■ **WHAT YOU SHOULD DO**
Please retype the entries below exactly as they are written.

[Opening SOURCE MATERIAL section]

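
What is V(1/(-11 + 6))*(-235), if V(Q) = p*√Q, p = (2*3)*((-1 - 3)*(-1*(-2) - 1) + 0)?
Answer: 1128*I*√5 ≈ 2522.3*I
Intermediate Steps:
p = -24 (p = 6*(-4*(2 - 1) + 0) = 6*(-4*1 + 0) = 6*(-4 + 0) = 6*(-4) = -24)
V(Q) = -24*√Q
V(1/(-11 + 6))*(-235) = -24*I*√5/5*(-235) = 1128*I*√5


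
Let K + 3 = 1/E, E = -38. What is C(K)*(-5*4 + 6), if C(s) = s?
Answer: 805/19 ≈ 42.368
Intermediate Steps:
K = -115/38 (K = -3 + 1/(-38) = -3 - 1/38 = -115/38 ≈ -3.0263)
C(K)*(-5*4 + 6) = -115*(-5*4 + 6)/38 = -115*(-20 + 6)/38 = -115/38*(-14) = 805/19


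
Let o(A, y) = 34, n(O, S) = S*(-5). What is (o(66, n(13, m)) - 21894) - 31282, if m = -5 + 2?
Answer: -53142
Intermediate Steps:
m = -3
n(O, S) = -5*S
(o(66, n(13, m)) - 21894) - 31282 = (34 - 21894) - 31282 = -21860 - 31282 = -53142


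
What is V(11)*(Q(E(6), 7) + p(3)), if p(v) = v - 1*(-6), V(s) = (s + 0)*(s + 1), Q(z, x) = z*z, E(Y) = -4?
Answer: 3300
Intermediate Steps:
Q(z, x) = z**2
V(s) = s*(1 + s)
p(v) = 6 + v (p(v) = v + 6 = 6 + v)
V(11)*(Q(E(6), 7) + p(3)) = (11*(1 + 11))*((-4)**2 + (6 + 3)) = (11*12)*(16 + 9) = 132*25 = 3300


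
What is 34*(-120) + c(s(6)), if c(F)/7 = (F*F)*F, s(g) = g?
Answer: -2568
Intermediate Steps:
c(F) = 7*F³ (c(F) = 7*((F*F)*F) = 7*(F²*F) = 7*F³)
34*(-120) + c(s(6)) = 34*(-120) + 7*6³ = -4080 + 7*216 = -4080 + 1512 = -2568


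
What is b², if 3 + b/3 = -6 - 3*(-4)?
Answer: 81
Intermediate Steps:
b = 9 (b = -9 + 3*(-6 - 3*(-4)) = -9 + 3*(-6 + 12) = -9 + 3*6 = -9 + 18 = 9)
b² = 9² = 81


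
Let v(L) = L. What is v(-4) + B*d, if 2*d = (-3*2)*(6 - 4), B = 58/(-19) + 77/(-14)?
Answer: 899/19 ≈ 47.316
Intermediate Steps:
B = -325/38 (B = 58*(-1/19) + 77*(-1/14) = -58/19 - 11/2 = -325/38 ≈ -8.5526)
d = -6 (d = ((-3*2)*(6 - 4))/2 = (-6*2)/2 = (1/2)*(-12) = -6)
v(-4) + B*d = -4 - 325/38*(-6) = -4 + 975/19 = 899/19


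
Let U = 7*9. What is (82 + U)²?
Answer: 21025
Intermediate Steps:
U = 63
(82 + U)² = (82 + 63)² = 145² = 21025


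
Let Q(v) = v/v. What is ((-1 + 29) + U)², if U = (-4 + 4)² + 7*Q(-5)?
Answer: 1225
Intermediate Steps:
Q(v) = 1
U = 7 (U = (-4 + 4)² + 7*1 = 0² + 7 = 0 + 7 = 7)
((-1 + 29) + U)² = ((-1 + 29) + 7)² = (28 + 7)² = 35² = 1225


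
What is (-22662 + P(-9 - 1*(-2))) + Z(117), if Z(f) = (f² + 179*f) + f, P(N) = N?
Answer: 12080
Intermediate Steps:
Z(f) = f² + 180*f
(-22662 + P(-9 - 1*(-2))) + Z(117) = (-22662 + (-9 - 1*(-2))) + 117*(180 + 117) = (-22662 + (-9 + 2)) + 117*297 = (-22662 - 7) + 34749 = -22669 + 34749 = 12080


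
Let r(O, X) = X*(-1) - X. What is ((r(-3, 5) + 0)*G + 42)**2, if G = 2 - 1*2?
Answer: 1764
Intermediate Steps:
G = 0 (G = 2 - 2 = 0)
r(O, X) = -2*X (r(O, X) = -X - X = -2*X)
((r(-3, 5) + 0)*G + 42)**2 = ((-2*5 + 0)*0 + 42)**2 = ((-10 + 0)*0 + 42)**2 = (-10*0 + 42)**2 = (0 + 42)**2 = 42**2 = 1764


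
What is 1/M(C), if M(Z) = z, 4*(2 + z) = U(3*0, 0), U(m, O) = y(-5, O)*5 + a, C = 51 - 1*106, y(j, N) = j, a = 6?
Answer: -4/27 ≈ -0.14815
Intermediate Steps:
C = -55 (C = 51 - 106 = -55)
U(m, O) = -19 (U(m, O) = -5*5 + 6 = -25 + 6 = -19)
z = -27/4 (z = -2 + (¼)*(-19) = -2 - 19/4 = -27/4 ≈ -6.7500)
M(Z) = -27/4
1/M(C) = 1/(-27/4) = -4/27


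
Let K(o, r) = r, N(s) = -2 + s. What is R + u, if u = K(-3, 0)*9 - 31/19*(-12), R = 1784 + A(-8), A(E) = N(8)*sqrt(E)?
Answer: 34268/19 + 12*I*sqrt(2) ≈ 1803.6 + 16.971*I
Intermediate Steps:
A(E) = 6*sqrt(E) (A(E) = (-2 + 8)*sqrt(E) = 6*sqrt(E))
R = 1784 + 12*I*sqrt(2) (R = 1784 + 6*sqrt(-8) = 1784 + 6*(2*I*sqrt(2)) = 1784 + 12*I*sqrt(2) ≈ 1784.0 + 16.971*I)
u = 372/19 (u = 0*9 - 31/19*(-12) = 0 - 31*1/19*(-12) = 0 - 31/19*(-12) = 0 + 372/19 = 372/19 ≈ 19.579)
R + u = (1784 + 12*I*sqrt(2)) + 372/19 = 34268/19 + 12*I*sqrt(2)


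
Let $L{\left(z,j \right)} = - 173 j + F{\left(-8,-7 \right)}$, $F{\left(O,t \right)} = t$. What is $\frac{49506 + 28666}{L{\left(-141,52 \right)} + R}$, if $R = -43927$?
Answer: $- \frac{39086}{26465} \approx -1.4769$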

[Closing SOURCE MATERIAL section]

■ **TASK RESULT**
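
What is V(1/(-11 + 6))*(-235), if V(Q) = p*√Q, p = (2*3)*((-1 - 3)*(-1*(-2) - 1) + 0)?
Answer: 1128*I*√5 ≈ 2522.3*I
Intermediate Steps:
p = -24 (p = 6*(-4*(2 - 1) + 0) = 6*(-4*1 + 0) = 6*(-4 + 0) = 6*(-4) = -24)
V(Q) = -24*√Q
V(1/(-11 + 6))*(-235) = -24*I*√5/5*(-235) = 1128*I*√5


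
Let K + 3 = 1/E, E = -38. What is C(K)*(-5*4 + 6), if C(s) = s?
Answer: 805/19 ≈ 42.368
Intermediate Steps:
K = -115/38 (K = -3 + 1/(-38) = -3 - 1/38 = -115/38 ≈ -3.0263)
C(K)*(-5*4 + 6) = -115*(-5*4 + 6)/38 = -115*(-20 + 6)/38 = -115/38*(-14) = 805/19


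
Let o(A, y) = 34, n(O, S) = S*(-5). What is (o(66, n(13, m)) - 21894) - 31282, if m = -5 + 2?
Answer: -53142
Intermediate Steps:
m = -3
n(O, S) = -5*S
(o(66, n(13, m)) - 21894) - 31282 = (34 - 21894) - 31282 = -21860 - 31282 = -53142


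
What is V(11)*(Q(E(6), 7) + p(3)), if p(v) = v - 1*(-6), V(s) = (s + 0)*(s + 1), Q(z, x) = z*z, E(Y) = -4?
Answer: 3300
Intermediate Steps:
Q(z, x) = z**2
V(s) = s*(1 + s)
p(v) = 6 + v (p(v) = v + 6 = 6 + v)
V(11)*(Q(E(6), 7) + p(3)) = (11*(1 + 11))*((-4)**2 + (6 + 3)) = (11*12)*(16 + 9) = 132*25 = 3300


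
What is 34*(-120) + c(s(6)), if c(F)/7 = (F*F)*F, s(g) = g?
Answer: -2568
Intermediate Steps:
c(F) = 7*F³ (c(F) = 7*((F*F)*F) = 7*(F²*F) = 7*F³)
34*(-120) + c(s(6)) = 34*(-120) + 7*6³ = -4080 + 7*216 = -4080 + 1512 = -2568


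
What is b², if 3 + b/3 = -6 - 3*(-4)?
Answer: 81
Intermediate Steps:
b = 9 (b = -9 + 3*(-6 - 3*(-4)) = -9 + 3*(-6 + 12) = -9 + 3*6 = -9 + 18 = 9)
b² = 9² = 81


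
Let v(L) = L. What is v(-4) + B*d, if 2*d = (-3*2)*(6 - 4), B = 58/(-19) + 77/(-14)?
Answer: 899/19 ≈ 47.316
Intermediate Steps:
B = -325/38 (B = 58*(-1/19) + 77*(-1/14) = -58/19 - 11/2 = -325/38 ≈ -8.5526)
d = -6 (d = ((-3*2)*(6 - 4))/2 = (-6*2)/2 = (1/2)*(-12) = -6)
v(-4) + B*d = -4 - 325/38*(-6) = -4 + 975/19 = 899/19


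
Let U = 7*9. What is (82 + U)²?
Answer: 21025
Intermediate Steps:
U = 63
(82 + U)² = (82 + 63)² = 145² = 21025


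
Let Q(v) = v/v. What is ((-1 + 29) + U)², if U = (-4 + 4)² + 7*Q(-5)?
Answer: 1225
Intermediate Steps:
Q(v) = 1
U = 7 (U = (-4 + 4)² + 7*1 = 0² + 7 = 0 + 7 = 7)
((-1 + 29) + U)² = ((-1 + 29) + 7)² = (28 + 7)² = 35² = 1225


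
What is (-22662 + P(-9 - 1*(-2))) + Z(117), if Z(f) = (f² + 179*f) + f, P(N) = N?
Answer: 12080
Intermediate Steps:
Z(f) = f² + 180*f
(-22662 + P(-9 - 1*(-2))) + Z(117) = (-22662 + (-9 - 1*(-2))) + 117*(180 + 117) = (-22662 + (-9 + 2)) + 117*297 = (-22662 - 7) + 34749 = -22669 + 34749 = 12080


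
Let r(O, X) = X*(-1) - X. What is ((r(-3, 5) + 0)*G + 42)**2, if G = 2 - 1*2?
Answer: 1764
Intermediate Steps:
G = 0 (G = 2 - 2 = 0)
r(O, X) = -2*X (r(O, X) = -X - X = -2*X)
((r(-3, 5) + 0)*G + 42)**2 = ((-2*5 + 0)*0 + 42)**2 = ((-10 + 0)*0 + 42)**2 = (-10*0 + 42)**2 = (0 + 42)**2 = 42**2 = 1764


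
What is 1/M(C), if M(Z) = z, 4*(2 + z) = U(3*0, 0), U(m, O) = y(-5, O)*5 + a, C = 51 - 1*106, y(j, N) = j, a = 6?
Answer: -4/27 ≈ -0.14815
Intermediate Steps:
C = -55 (C = 51 - 106 = -55)
U(m, O) = -19 (U(m, O) = -5*5 + 6 = -25 + 6 = -19)
z = -27/4 (z = -2 + (¼)*(-19) = -2 - 19/4 = -27/4 ≈ -6.7500)
M(Z) = -27/4
1/M(C) = 1/(-27/4) = -4/27


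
Let K(o, r) = r, N(s) = -2 + s. What is R + u, if u = K(-3, 0)*9 - 31/19*(-12), R = 1784 + A(-8), A(E) = N(8)*sqrt(E)?
Answer: 34268/19 + 12*I*sqrt(2) ≈ 1803.6 + 16.971*I
Intermediate Steps:
A(E) = 6*sqrt(E) (A(E) = (-2 + 8)*sqrt(E) = 6*sqrt(E))
R = 1784 + 12*I*sqrt(2) (R = 1784 + 6*sqrt(-8) = 1784 + 6*(2*I*sqrt(2)) = 1784 + 12*I*sqrt(2) ≈ 1784.0 + 16.971*I)
u = 372/19 (u = 0*9 - 31/19*(-12) = 0 - 31*1/19*(-12) = 0 - 31/19*(-12) = 0 + 372/19 = 372/19 ≈ 19.579)
R + u = (1784 + 12*I*sqrt(2)) + 372/19 = 34268/19 + 12*I*sqrt(2)


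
Let $L{\left(z,j \right)} = - 173 j + F{\left(-8,-7 \right)}$, $F{\left(O,t \right)} = t$. What is $\frac{49506 + 28666}{L{\left(-141,52 \right)} + R}$, if $R = -43927$?
Answer: $- \frac{39086}{26465} \approx -1.4769$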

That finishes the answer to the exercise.